[Opening Records for this task section]
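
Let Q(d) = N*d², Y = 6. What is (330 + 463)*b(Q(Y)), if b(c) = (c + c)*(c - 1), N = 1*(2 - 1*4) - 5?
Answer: 101117016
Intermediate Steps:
N = -7 (N = 1*(2 - 4) - 5 = 1*(-2) - 5 = -2 - 5 = -7)
Q(d) = -7*d²
b(c) = 2*c*(-1 + c) (b(c) = (2*c)*(-1 + c) = 2*c*(-1 + c))
(330 + 463)*b(Q(Y)) = (330 + 463)*(2*(-7*6²)*(-1 - 7*6²)) = 793*(2*(-7*36)*(-1 - 7*36)) = 793*(2*(-252)*(-1 - 252)) = 793*(2*(-252)*(-253)) = 793*127512 = 101117016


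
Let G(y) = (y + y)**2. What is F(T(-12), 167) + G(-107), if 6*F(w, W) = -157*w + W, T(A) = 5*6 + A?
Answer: 272117/6 ≈ 45353.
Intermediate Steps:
G(y) = 4*y**2 (G(y) = (2*y)**2 = 4*y**2)
T(A) = 30 + A
F(w, W) = -157*w/6 + W/6 (F(w, W) = (-157*w + W)/6 = (W - 157*w)/6 = -157*w/6 + W/6)
F(T(-12), 167) + G(-107) = (-157*(30 - 12)/6 + (1/6)*167) + 4*(-107)**2 = (-157/6*18 + 167/6) + 4*11449 = (-471 + 167/6) + 45796 = -2659/6 + 45796 = 272117/6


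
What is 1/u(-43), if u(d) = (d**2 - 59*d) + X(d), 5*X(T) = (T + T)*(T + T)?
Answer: 5/29326 ≈ 0.00017050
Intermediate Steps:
X(T) = 4*T**2/5 (X(T) = ((T + T)*(T + T))/5 = ((2*T)*(2*T))/5 = (4*T**2)/5 = 4*T**2/5)
u(d) = -59*d + 9*d**2/5 (u(d) = (d**2 - 59*d) + 4*d**2/5 = -59*d + 9*d**2/5)
1/u(-43) = 1/((1/5)*(-43)*(-295 + 9*(-43))) = 1/((1/5)*(-43)*(-295 - 387)) = 1/((1/5)*(-43)*(-682)) = 1/(29326/5) = 5/29326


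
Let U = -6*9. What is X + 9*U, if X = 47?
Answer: -439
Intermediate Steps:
U = -54
X + 9*U = 47 + 9*(-54) = 47 - 486 = -439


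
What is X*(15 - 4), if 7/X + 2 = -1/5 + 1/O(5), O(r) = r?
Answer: -77/2 ≈ -38.500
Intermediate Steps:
X = -7/2 (X = 7/(-2 + (-1/5 + 1/5)) = 7/(-2 + 0) = 7/(-2) = 7*(-1/2) = -7/2 ≈ -3.5000)
X*(15 - 4) = -7*(15 - 4)/2 = -7/2*11 = -77/2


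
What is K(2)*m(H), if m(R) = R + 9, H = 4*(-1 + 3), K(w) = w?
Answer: 34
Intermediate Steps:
H = 8 (H = 4*2 = 8)
m(R) = 9 + R
K(2)*m(H) = 2*(9 + 8) = 2*17 = 34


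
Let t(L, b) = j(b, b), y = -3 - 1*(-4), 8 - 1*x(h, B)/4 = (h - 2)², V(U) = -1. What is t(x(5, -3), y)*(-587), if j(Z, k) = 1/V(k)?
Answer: 587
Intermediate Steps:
x(h, B) = 32 - 4*(-2 + h)² (x(h, B) = 32 - 4*(h - 2)² = 32 - 4*(-2 + h)²)
y = 1 (y = -3 + 4 = 1)
j(Z, k) = -1 (j(Z, k) = 1/(-1) = -1)
t(L, b) = -1
t(x(5, -3), y)*(-587) = -1*(-587) = 587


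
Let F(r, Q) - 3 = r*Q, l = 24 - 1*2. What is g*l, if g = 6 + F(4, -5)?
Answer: -242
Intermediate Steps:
l = 22 (l = 24 - 2 = 22)
F(r, Q) = 3 + Q*r (F(r, Q) = 3 + r*Q = 3 + Q*r)
g = -11 (g = 6 + (3 - 5*4) = 6 + (3 - 20) = 6 - 17 = -11)
g*l = -11*22 = -242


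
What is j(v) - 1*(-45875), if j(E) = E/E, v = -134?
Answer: 45876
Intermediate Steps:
j(E) = 1
j(v) - 1*(-45875) = 1 - 1*(-45875) = 1 + 45875 = 45876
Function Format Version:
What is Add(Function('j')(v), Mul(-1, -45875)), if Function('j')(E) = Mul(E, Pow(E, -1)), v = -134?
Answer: 45876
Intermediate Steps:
Function('j')(E) = 1
Add(Function('j')(v), Mul(-1, -45875)) = Add(1, Mul(-1, -45875)) = Add(1, 45875) = 45876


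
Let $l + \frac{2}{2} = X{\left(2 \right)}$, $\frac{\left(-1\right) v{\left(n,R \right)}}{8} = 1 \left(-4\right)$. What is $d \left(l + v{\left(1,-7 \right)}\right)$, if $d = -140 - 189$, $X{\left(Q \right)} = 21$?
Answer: $-17108$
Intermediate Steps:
$v{\left(n,R \right)} = 32$ ($v{\left(n,R \right)} = - 8 \cdot 1 \left(-4\right) = \left(-8\right) \left(-4\right) = 32$)
$l = 20$ ($l = -1 + 21 = 20$)
$d = -329$
$d \left(l + v{\left(1,-7 \right)}\right) = - 329 \left(20 + 32\right) = \left(-329\right) 52 = -17108$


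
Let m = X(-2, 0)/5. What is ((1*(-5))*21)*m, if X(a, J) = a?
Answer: 42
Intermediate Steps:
m = -⅖ (m = -2/5 = -2*⅕ = -⅖ ≈ -0.40000)
((1*(-5))*21)*m = ((1*(-5))*21)*(-⅖) = -5*21*(-⅖) = -105*(-⅖) = 42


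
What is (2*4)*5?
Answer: 40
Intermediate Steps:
(2*4)*5 = 8*5 = 40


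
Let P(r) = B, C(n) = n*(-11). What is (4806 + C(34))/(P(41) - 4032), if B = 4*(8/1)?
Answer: -277/250 ≈ -1.1080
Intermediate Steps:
B = 32 (B = 4*(8*1) = 4*8 = 32)
C(n) = -11*n
P(r) = 32
(4806 + C(34))/(P(41) - 4032) = (4806 - 11*34)/(32 - 4032) = (4806 - 374)/(-4000) = 4432*(-1/4000) = -277/250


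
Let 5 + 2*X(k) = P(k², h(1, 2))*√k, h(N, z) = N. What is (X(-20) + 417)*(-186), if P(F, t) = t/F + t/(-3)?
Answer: -77097 + 12307*I*√5/200 ≈ -77097.0 + 137.6*I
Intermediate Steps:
P(F, t) = -t/3 + t/F (P(F, t) = t/F + t*(-⅓) = t/F - t/3 = -t/3 + t/F)
X(k) = -5/2 + √k*(-⅓ + k⁻²)/2 (X(k) = -5/2 + ((-⅓*1 + 1/k²)*√k)/2 = -5/2 + ((-⅓ + 1/k²)*√k)/2 = -5/2 + ((-⅓ + k⁻²)*√k)/2 = -5/2 + (√k*(-⅓ + k⁻²))/2 = -5/2 + √k*(-⅓ + k⁻²)/2)
(X(-20) + 417)*(-186) = ((3 - 1*(-20)² - (-600)*I*√5)/(6*(-20)^(3/2)) + 417)*(-186) = ((I*√5/200)*(3 - 1*400 - (-600)*I*√5)/6 + 417)*(-186) = ((I*√5/200)*(3 - 400 + 600*I*√5)/6 + 417)*(-186) = ((I*√5/200)*(-397 + 600*I*√5)/6 + 417)*(-186) = (I*√5*(-397 + 600*I*√5)/1200 + 417)*(-186) = (417 + I*√5*(-397 + 600*I*√5)/1200)*(-186) = -77562 - 31*I*√5*(-397 + 600*I*√5)/200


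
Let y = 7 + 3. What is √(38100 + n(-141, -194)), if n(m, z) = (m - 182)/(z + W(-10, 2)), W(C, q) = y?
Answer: √322493258/92 ≈ 195.20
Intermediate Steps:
y = 10
W(C, q) = 10
n(m, z) = (-182 + m)/(10 + z) (n(m, z) = (m - 182)/(z + 10) = (-182 + m)/(10 + z))
√(38100 + n(-141, -194)) = √(38100 + (-182 - 141)/(10 - 194)) = √(38100 - 323/(-184)) = √(38100 - 1/184*(-323)) = √(38100 + 323/184) = √(7010723/184) = √322493258/92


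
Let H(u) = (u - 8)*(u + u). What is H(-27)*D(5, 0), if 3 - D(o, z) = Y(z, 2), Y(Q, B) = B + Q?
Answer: 1890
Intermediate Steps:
D(o, z) = 1 - z (D(o, z) = 3 - (2 + z) = 3 + (-2 - z) = 1 - z)
H(u) = 2*u*(-8 + u) (H(u) = (-8 + u)*(2*u) = 2*u*(-8 + u))
H(-27)*D(5, 0) = (2*(-27)*(-8 - 27))*(1 - 1*0) = (2*(-27)*(-35))*(1 + 0) = 1890*1 = 1890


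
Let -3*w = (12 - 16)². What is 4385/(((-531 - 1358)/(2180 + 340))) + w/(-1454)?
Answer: -24100471088/4119909 ≈ -5849.8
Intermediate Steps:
w = -16/3 (w = -(12 - 16)²/3 = -⅓*(-4)² = -⅓*16 = -16/3 ≈ -5.3333)
4385/(((-531 - 1358)/(2180 + 340))) + w/(-1454) = 4385/(((-531 - 1358)/(2180 + 340))) - 16/3/(-1454) = 4385/((-1889/2520)) - 16/3*(-1/1454) = 4385/((-1889*1/2520)) + 8/2181 = 4385/(-1889/2520) + 8/2181 = 4385*(-2520/1889) + 8/2181 = -11050200/1889 + 8/2181 = -24100471088/4119909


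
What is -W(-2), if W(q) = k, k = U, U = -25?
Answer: 25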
[Closing Records for this task section]
Task to complete: Quote exactly the first line of the data and every line after it through the one holding "Answer: 5/29326 ≈ 0.00017050".

Problem solution:
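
Let Q(d) = N*d², Y = 6. What is (330 + 463)*b(Q(Y)), if b(c) = (c + c)*(c - 1), N = 1*(2 - 1*4) - 5?
Answer: 101117016
Intermediate Steps:
N = -7 (N = 1*(2 - 4) - 5 = 1*(-2) - 5 = -2 - 5 = -7)
Q(d) = -7*d²
b(c) = 2*c*(-1 + c) (b(c) = (2*c)*(-1 + c) = 2*c*(-1 + c))
(330 + 463)*b(Q(Y)) = (330 + 463)*(2*(-7*6²)*(-1 - 7*6²)) = 793*(2*(-7*36)*(-1 - 7*36)) = 793*(2*(-252)*(-1 - 252)) = 793*(2*(-252)*(-253)) = 793*127512 = 101117016


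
Let G(y) = (y + y)**2. What is F(T(-12), 167) + G(-107), if 6*F(w, W) = -157*w + W, T(A) = 5*6 + A?
Answer: 272117/6 ≈ 45353.
Intermediate Steps:
G(y) = 4*y**2 (G(y) = (2*y)**2 = 4*y**2)
T(A) = 30 + A
F(w, W) = -157*w/6 + W/6 (F(w, W) = (-157*w + W)/6 = (W - 157*w)/6 = -157*w/6 + W/6)
F(T(-12), 167) + G(-107) = (-157*(30 - 12)/6 + (1/6)*167) + 4*(-107)**2 = (-157/6*18 + 167/6) + 4*11449 = (-471 + 167/6) + 45796 = -2659/6 + 45796 = 272117/6


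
What is 1/u(-43), if u(d) = (d**2 - 59*d) + X(d), 5*X(T) = (T + T)*(T + T)?
Answer: 5/29326 ≈ 0.00017050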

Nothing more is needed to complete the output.